[Opening Record extracts section]

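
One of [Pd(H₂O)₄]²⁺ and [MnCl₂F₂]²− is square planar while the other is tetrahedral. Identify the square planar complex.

[Pd(H₂O)₄]²⁺

For [Pd(H₂O)₄]²⁺: Water is neutral; balancing the +2 overall charge requires Pd(II). Group 10 minus oxidation state 2 gives a d⁸ configuration. A 4d d⁸ ion has a large crystal-field splitting; square planar leaves the high-energy d_{x²−y²} orbital empty and maximises CFSE. → square planar.
For [MnCl₂F₂]²−: Summing ligand charges against the −2 overall charge gives an oxidation state of +2 for manganese. Group 7 minus oxidation state 2 gives a d⁵ configuration. A high-spin d⁵ ion has zero CFSE in either geometry, so four ligands adopt the sterically favoured tetrahedral geometry. → tetrahedral.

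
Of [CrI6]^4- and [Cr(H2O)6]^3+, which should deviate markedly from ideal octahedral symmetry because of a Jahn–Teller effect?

[CrI6]^4-: Each iodide is −1; balancing the −4 overall charge requires Cr(II). Chromium is a group-6 element; Cr(II) is therefore d⁴. Iodide is a weak-field ligand for a first-row metal, so the complex is high-spin. The t₂g³e_g¹ (high-spin) configuration has an unevenly filled e_g set; the Jahn–Teller theorem predicts a tetragonal distortion (typically axial elongation) to lift the degeneracy.
[Cr(H2O)6]^3+: Water is neutral; balancing the +3 overall charge requires Cr(III). Chromium is a group-6 element; Cr(III) is therefore d³. The d³ configuration leaves the e_g set evenly filled (or empty) — no strong Jahn–Teller driving force.

[CrI6]^4-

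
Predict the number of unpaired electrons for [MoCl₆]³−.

3 unpaired electrons

Each chloride is −1; balancing the −3 overall charge requires Mo(III).
Mo sits in group 6, so the d-electron count is 6 − 3 = 3.
In an octahedral field the d³ configuration is t₂g³e_g⁰ (only one arrangement possible), giving 3 unpaired electrons.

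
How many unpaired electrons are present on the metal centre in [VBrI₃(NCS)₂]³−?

2 unpaired electrons

Summing ligand charges against the −3 overall charge gives an oxidation state of +3 for vanadium.
V sits in group 5, so the d-electron count is 5 − 3 = 2.
In an octahedral field the d² configuration is t₂g²e_g⁰ (only one arrangement possible), giving 2 unpaired electrons.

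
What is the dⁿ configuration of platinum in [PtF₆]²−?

Summing ligand charges against the −2 overall charge gives an oxidation state of +4 for platinum.
Group 10 minus oxidation state 4 gives a d⁶ configuration.

d⁶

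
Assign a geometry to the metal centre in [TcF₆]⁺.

octahedral

Ligand charges: each fluoride is −1. With an overall charge of +1 the technetium centre must be in the +7 oxidation state.
Technetium is a group-7 element; Tc(VII) is therefore d⁰.
With 6 monodentate ligands the coordination number is 6.
Six donors around a single metal centre give an octahedral coordination sphere.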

[Closing Record extracts section]

* Your objective *
Could you retype every record above exactly as it appears?

* Answer to the problem *
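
One of [Pd(H₂O)₄]²⁺ and [MnCl₂F₂]²− is square planar while the other is tetrahedral. Identify the square planar complex.

[Pd(H₂O)₄]²⁺

For [Pd(H₂O)₄]²⁺: Water is neutral; balancing the +2 overall charge requires Pd(II). Group 10 minus oxidation state 2 gives a d⁸ configuration. A 4d d⁸ ion has a large crystal-field splitting; square planar leaves the high-energy d_{x²−y²} orbital empty and maximises CFSE. → square planar.
For [MnCl₂F₂]²−: Summing ligand charges against the −2 overall charge gives an oxidation state of +2 for manganese. Group 7 minus oxidation state 2 gives a d⁵ configuration. A high-spin d⁵ ion has zero CFSE in either geometry, so four ligands adopt the sterically favoured tetrahedral geometry. → tetrahedral.

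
Of [CrI6]^4- and [Cr(H2O)6]^3+, which should deviate markedly from ideal octahedral symmetry because of a Jahn–Teller effect?

[CrI6]^4-: Each iodide is −1; balancing the −4 overall charge requires Cr(II). Chromium is a group-6 element; Cr(II) is therefore d⁴. Iodide is a weak-field ligand for a first-row metal, so the complex is high-spin. The t₂g³e_g¹ (high-spin) configuration has an unevenly filled e_g set; the Jahn–Teller theorem predicts a tetragonal distortion (typically axial elongation) to lift the degeneracy.
[Cr(H2O)6]^3+: Water is neutral; balancing the +3 overall charge requires Cr(III). Chromium is a group-6 element; Cr(III) is therefore d³. The d³ configuration leaves the e_g set evenly filled (or empty) — no strong Jahn–Teller driving force.

[CrI6]^4-

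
Predict the number of unpaired electrons for [MoCl₆]³−.

3 unpaired electrons

Each chloride is −1; balancing the −3 overall charge requires Mo(III).
Mo sits in group 6, so the d-electron count is 6 − 3 = 3.
In an octahedral field the d³ configuration is t₂g³e_g⁰ (only one arrangement possible), giving 3 unpaired electrons.

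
How many unpaired electrons are present on the metal centre in [VBrI₃(NCS)₂]³−?

2 unpaired electrons

Summing ligand charges against the −3 overall charge gives an oxidation state of +3 for vanadium.
V sits in group 5, so the d-electron count is 5 − 3 = 2.
In an octahedral field the d² configuration is t₂g²e_g⁰ (only one arrangement possible), giving 2 unpaired electrons.

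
What is the dⁿ configuration of platinum in [PtF₆]²−?

Summing ligand charges against the −2 overall charge gives an oxidation state of +4 for platinum.
Group 10 minus oxidation state 4 gives a d⁶ configuration.

d⁶

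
Assign a geometry to the metal centre in [TcF₆]⁺.

octahedral

Ligand charges: each fluoride is −1. With an overall charge of +1 the technetium centre must be in the +7 oxidation state.
Technetium is a group-7 element; Tc(VII) is therefore d⁰.
With 6 monodentate ligands the coordination number is 6.
Six donors around a single metal centre give an octahedral coordination sphere.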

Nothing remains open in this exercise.